═══ Available data ═══

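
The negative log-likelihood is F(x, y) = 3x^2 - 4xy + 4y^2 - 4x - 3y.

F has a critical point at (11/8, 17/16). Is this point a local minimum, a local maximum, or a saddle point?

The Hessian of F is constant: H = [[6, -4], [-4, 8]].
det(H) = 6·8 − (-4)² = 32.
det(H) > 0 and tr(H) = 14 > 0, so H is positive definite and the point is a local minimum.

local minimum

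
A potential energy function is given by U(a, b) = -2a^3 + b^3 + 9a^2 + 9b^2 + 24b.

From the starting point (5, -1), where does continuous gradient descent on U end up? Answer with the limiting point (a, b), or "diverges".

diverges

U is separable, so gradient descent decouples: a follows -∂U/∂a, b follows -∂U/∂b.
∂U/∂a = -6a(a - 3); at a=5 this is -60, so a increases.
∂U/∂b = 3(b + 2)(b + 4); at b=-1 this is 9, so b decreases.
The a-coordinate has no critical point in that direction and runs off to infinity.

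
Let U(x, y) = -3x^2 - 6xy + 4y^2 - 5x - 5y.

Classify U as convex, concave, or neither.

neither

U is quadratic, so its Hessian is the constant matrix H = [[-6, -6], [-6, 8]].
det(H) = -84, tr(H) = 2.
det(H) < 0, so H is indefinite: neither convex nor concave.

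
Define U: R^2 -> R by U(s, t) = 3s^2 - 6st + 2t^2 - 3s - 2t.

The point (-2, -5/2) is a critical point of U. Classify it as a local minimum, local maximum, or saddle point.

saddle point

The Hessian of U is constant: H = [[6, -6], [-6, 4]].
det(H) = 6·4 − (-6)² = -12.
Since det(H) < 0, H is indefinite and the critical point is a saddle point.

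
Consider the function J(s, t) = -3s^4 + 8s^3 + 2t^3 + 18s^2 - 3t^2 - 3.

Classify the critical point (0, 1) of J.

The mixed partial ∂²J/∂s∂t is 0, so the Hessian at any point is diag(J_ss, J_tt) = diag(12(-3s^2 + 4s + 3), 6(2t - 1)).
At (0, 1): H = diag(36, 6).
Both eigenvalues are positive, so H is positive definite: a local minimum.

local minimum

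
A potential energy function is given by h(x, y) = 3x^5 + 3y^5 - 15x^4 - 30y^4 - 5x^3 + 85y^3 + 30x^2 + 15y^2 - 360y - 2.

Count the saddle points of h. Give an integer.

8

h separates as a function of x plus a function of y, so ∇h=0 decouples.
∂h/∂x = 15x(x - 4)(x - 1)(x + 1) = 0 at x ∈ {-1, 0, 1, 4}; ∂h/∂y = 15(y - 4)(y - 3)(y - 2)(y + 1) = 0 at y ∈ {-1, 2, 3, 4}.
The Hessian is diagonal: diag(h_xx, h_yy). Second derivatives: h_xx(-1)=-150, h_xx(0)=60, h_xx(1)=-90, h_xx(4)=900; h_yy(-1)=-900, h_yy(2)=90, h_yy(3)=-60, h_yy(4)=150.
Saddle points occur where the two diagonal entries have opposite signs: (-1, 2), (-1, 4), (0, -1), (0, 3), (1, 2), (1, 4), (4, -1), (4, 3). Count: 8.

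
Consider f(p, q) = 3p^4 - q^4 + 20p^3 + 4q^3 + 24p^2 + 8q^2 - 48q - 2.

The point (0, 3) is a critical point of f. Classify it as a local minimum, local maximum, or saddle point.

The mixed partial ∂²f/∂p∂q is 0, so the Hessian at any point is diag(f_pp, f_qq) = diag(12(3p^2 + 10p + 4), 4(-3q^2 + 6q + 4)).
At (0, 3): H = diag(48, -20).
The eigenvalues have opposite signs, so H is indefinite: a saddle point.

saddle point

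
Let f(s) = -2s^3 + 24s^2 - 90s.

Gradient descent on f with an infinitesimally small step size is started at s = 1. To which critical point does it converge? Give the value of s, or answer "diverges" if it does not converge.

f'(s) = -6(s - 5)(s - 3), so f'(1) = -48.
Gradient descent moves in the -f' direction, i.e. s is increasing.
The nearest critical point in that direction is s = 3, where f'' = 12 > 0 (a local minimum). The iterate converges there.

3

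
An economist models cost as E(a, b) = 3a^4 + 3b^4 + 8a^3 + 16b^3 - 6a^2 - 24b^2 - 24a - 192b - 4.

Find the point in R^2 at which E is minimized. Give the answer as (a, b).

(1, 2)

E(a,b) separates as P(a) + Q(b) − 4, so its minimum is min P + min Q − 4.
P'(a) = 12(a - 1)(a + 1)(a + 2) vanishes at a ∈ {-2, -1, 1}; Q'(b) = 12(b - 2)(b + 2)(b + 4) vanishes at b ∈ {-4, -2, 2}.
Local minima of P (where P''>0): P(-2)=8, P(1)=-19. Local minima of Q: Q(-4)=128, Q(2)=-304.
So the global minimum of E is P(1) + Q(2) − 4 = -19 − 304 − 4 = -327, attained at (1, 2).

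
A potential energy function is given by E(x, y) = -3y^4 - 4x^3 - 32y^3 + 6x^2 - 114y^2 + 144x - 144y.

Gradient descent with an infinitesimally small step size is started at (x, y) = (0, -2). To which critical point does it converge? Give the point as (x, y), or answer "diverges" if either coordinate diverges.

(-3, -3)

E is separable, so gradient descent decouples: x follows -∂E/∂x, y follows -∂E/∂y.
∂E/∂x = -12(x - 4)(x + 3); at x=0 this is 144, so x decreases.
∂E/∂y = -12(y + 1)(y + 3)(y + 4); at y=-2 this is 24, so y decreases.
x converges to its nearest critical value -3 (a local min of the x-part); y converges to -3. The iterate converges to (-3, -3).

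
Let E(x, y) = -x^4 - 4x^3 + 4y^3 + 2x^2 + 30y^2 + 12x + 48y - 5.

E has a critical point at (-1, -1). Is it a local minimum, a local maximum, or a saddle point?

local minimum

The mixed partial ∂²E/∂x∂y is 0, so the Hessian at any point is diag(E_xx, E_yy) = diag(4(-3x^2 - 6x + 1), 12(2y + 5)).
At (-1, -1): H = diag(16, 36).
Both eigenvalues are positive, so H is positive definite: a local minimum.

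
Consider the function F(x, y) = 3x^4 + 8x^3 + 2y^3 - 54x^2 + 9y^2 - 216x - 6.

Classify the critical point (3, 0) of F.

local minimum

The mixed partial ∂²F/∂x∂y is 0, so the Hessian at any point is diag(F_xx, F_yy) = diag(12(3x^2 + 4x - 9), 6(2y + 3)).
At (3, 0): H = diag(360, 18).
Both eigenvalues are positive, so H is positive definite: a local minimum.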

═══
═══ Available data ═══

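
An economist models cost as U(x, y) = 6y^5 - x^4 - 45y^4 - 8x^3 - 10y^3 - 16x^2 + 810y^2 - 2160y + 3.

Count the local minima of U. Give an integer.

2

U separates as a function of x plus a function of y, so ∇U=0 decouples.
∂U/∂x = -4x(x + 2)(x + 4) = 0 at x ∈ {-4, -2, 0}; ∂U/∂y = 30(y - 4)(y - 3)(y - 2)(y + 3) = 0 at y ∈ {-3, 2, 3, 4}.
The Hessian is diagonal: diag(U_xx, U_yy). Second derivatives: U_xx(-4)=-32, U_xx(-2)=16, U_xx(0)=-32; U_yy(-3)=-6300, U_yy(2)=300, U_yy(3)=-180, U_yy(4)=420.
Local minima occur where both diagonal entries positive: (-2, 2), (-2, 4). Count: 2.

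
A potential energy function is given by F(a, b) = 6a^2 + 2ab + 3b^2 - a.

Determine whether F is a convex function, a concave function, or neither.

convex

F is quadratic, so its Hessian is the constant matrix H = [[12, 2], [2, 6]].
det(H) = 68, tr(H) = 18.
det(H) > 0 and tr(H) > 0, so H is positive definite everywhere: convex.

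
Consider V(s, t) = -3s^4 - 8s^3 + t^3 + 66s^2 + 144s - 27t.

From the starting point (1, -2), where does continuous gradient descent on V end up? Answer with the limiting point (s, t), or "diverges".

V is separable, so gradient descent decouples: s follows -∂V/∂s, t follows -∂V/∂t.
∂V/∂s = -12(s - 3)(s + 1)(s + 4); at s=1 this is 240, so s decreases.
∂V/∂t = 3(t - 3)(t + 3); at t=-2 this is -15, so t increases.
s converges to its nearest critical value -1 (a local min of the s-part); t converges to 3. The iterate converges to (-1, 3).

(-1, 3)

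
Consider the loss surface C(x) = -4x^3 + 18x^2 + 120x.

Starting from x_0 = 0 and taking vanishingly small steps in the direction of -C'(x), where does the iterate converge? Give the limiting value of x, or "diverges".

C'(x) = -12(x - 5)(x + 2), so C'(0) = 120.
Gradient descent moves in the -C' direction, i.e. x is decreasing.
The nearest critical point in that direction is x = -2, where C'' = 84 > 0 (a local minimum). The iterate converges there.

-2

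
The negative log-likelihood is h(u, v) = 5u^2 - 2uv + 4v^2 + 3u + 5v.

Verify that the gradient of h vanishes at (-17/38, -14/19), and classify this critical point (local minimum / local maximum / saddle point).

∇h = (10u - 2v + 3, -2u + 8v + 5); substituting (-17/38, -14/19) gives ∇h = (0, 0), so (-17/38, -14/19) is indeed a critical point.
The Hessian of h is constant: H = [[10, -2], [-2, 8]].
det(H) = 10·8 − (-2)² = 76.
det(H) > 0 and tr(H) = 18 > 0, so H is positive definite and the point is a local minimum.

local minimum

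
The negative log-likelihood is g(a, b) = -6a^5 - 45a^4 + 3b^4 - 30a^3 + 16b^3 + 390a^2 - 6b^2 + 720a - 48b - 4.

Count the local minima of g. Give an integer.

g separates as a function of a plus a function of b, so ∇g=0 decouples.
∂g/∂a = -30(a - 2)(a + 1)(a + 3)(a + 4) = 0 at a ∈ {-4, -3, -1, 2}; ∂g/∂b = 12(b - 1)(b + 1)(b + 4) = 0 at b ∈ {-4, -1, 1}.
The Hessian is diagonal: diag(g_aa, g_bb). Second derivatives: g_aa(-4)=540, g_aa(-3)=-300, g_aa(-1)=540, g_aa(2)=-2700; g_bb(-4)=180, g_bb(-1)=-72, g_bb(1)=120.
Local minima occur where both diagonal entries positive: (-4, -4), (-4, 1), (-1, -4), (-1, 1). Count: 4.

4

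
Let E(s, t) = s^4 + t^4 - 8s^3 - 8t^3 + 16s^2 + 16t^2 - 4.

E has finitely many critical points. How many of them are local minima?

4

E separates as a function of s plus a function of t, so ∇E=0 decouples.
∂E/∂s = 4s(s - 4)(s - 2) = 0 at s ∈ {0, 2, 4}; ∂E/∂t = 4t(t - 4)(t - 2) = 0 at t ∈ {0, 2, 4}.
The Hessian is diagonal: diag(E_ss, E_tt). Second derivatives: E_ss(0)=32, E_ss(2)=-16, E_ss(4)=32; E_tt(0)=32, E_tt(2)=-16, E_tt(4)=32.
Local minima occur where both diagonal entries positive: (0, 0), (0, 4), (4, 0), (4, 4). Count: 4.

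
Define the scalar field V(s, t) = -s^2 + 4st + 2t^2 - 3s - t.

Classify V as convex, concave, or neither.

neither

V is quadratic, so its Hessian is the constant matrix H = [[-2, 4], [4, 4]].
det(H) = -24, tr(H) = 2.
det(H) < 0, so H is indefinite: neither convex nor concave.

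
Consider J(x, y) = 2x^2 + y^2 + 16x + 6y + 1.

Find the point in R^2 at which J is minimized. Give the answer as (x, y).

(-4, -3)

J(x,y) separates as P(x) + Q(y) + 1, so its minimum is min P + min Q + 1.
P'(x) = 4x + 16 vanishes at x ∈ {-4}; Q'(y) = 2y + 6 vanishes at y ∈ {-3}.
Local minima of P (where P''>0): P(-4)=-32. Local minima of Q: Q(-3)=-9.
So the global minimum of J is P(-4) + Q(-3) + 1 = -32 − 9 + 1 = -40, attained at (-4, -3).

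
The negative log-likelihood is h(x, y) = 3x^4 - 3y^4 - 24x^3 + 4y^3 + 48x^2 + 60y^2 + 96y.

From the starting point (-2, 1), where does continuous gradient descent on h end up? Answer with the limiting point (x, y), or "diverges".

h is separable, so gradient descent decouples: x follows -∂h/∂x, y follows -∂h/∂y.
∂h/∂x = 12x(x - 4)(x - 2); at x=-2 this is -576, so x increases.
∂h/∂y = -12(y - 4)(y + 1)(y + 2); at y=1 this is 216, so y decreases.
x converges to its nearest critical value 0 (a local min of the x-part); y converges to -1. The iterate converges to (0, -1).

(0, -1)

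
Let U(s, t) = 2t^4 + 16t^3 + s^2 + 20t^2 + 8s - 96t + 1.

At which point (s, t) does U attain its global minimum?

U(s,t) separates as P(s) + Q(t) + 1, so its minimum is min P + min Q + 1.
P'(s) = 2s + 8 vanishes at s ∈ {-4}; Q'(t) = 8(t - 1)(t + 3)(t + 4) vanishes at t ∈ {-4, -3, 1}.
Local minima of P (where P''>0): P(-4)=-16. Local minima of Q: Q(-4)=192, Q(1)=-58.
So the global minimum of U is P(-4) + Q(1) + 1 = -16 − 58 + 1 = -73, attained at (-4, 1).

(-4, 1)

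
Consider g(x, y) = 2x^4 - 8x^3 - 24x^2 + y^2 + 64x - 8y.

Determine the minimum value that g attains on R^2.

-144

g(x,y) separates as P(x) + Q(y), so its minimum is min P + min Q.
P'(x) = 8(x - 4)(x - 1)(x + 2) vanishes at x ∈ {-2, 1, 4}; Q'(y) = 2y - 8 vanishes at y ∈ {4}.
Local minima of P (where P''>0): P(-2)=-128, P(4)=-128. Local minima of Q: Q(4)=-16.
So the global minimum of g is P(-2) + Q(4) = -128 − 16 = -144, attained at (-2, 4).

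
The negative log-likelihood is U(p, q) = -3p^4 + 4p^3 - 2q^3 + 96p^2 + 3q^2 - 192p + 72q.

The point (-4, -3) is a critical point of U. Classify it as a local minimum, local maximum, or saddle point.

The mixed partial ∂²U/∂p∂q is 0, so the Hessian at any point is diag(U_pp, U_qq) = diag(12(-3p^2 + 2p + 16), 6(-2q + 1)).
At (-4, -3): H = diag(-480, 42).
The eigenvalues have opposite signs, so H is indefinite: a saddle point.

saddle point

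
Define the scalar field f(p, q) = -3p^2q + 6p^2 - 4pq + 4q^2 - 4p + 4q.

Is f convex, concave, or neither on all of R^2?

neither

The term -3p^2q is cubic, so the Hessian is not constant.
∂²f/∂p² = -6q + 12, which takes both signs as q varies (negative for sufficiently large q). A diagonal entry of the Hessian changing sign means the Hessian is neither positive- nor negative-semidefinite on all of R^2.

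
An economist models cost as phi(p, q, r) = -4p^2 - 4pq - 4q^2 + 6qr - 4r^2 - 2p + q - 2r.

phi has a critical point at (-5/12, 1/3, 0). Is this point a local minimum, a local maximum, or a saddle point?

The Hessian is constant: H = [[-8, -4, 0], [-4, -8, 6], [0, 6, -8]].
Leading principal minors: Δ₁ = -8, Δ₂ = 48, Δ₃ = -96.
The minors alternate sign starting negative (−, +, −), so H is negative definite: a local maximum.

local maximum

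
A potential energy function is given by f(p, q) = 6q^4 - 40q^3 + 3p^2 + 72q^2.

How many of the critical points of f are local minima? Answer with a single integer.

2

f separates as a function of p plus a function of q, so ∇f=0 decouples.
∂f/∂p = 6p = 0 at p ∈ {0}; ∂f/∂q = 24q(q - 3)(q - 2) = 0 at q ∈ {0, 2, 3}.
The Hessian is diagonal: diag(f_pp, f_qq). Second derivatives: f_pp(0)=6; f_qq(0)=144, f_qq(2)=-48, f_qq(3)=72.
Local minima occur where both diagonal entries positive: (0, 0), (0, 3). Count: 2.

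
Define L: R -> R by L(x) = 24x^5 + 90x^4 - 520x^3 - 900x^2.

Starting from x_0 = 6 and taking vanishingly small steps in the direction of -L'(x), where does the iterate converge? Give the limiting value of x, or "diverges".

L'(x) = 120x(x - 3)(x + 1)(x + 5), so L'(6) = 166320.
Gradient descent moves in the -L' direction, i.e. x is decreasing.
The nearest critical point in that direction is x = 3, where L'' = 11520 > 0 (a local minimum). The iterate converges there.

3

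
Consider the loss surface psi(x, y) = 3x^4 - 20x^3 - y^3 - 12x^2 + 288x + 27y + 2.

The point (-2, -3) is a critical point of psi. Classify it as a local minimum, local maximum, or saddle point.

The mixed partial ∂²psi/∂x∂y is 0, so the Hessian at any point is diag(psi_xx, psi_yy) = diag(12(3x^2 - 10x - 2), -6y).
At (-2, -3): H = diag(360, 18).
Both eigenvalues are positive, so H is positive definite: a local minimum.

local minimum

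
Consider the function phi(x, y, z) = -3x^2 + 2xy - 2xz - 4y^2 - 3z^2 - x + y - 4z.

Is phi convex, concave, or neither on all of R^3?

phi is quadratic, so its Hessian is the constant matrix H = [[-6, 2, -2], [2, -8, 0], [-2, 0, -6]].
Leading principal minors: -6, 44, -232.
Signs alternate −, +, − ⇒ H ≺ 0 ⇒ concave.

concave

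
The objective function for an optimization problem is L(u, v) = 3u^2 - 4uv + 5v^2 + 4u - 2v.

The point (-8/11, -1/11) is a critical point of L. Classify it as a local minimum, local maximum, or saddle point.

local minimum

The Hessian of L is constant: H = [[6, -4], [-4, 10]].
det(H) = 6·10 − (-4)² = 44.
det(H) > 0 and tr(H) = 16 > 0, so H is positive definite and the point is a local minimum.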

═══
═══ Available data ═══

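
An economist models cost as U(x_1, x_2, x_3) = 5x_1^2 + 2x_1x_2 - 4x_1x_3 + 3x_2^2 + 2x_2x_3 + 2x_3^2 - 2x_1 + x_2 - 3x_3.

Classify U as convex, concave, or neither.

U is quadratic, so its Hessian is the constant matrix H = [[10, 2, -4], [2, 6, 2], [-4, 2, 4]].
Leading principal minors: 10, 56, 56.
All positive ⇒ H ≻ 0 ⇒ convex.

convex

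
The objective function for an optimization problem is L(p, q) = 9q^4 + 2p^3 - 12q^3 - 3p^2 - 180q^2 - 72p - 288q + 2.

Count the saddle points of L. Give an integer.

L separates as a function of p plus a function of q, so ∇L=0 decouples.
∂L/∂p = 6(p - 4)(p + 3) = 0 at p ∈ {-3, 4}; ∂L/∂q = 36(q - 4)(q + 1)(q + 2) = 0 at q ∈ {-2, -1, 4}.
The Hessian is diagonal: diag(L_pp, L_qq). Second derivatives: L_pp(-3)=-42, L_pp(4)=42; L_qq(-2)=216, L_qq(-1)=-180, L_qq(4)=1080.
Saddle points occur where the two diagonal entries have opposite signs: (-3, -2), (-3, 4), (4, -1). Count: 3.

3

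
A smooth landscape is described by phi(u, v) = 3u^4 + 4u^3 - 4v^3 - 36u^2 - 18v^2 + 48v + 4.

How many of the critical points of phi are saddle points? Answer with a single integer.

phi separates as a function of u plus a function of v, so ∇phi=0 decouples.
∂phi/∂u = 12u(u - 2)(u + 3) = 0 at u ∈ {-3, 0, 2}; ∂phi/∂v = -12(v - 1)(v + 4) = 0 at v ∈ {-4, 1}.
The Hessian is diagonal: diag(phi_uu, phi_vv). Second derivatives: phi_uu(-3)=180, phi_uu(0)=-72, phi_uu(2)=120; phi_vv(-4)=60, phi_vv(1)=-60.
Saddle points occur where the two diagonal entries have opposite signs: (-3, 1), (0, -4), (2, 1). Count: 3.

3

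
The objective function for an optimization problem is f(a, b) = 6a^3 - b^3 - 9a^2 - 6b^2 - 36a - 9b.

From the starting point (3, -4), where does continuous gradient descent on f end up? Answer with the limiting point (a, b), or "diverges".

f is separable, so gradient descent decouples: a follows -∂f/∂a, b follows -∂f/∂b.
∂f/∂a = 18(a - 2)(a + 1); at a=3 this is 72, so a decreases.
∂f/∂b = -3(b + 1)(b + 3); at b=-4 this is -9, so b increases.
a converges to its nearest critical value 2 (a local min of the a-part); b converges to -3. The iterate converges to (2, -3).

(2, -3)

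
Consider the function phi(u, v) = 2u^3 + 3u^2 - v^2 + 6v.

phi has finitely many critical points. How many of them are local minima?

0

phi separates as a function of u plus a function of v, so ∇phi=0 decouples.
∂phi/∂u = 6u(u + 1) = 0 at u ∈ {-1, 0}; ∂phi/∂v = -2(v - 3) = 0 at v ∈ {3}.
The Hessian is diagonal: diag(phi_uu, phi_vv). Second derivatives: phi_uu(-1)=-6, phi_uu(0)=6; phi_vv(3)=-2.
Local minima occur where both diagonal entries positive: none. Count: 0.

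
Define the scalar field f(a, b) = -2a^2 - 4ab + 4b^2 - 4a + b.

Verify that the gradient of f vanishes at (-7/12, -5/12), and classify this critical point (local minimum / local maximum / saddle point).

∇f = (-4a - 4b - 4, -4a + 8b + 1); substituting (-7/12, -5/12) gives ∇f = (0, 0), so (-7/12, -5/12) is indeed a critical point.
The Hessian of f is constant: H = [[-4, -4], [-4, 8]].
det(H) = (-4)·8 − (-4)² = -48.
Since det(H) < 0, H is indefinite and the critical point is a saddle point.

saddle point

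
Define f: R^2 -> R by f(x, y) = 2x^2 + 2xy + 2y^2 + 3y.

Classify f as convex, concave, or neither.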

═══

Your task:
Give again exactly, and only, the lines above starting at the one with "Define U: R^2" and ending at the one with "Consider the function J(s, t)".

Task answer:
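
Define U: R^2 -> R by U(s, t) = 3s^2 - 6st + 2t^2 - 3s - 2t.

The point (-2, -5/2) is a critical point of U. Classify it as a local minimum, local maximum, or saddle point.

saddle point

The Hessian of U is constant: H = [[6, -6], [-6, 4]].
det(H) = 6·4 − (-6)² = -12.
Since det(H) < 0, H is indefinite and the critical point is a saddle point.

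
Consider the function J(s, t) = -3s^4 + 8s^3 + 2t^3 + 18s^2 - 3t^2 - 3.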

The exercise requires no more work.